* [Description of the task]
Without any alteration, retype the records that appear below.

* [Data for processing]
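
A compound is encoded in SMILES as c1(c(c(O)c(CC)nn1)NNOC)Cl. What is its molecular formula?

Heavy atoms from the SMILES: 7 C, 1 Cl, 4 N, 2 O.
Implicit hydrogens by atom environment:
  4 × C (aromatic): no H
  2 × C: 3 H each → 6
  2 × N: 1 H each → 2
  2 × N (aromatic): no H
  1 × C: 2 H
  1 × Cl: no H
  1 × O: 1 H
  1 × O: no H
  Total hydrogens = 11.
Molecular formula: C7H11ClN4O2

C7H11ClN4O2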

* [Completed exercise]
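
A compound is encoded in SMILES as c1(c(c(O)c(CC)nn1)NNOC)Cl. What is its molecular formula?

Heavy atoms from the SMILES: 7 C, 1 Cl, 4 N, 2 O.
Implicit hydrogens by atom environment:
  4 × C (aromatic): no H
  2 × C: 3 H each → 6
  2 × N: 1 H each → 2
  2 × N (aromatic): no H
  1 × C: 2 H
  1 × Cl: no H
  1 × O: 1 H
  1 × O: no H
  Total hydrogens = 11.
Molecular formula: C7H11ClN4O2

C7H11ClN4O2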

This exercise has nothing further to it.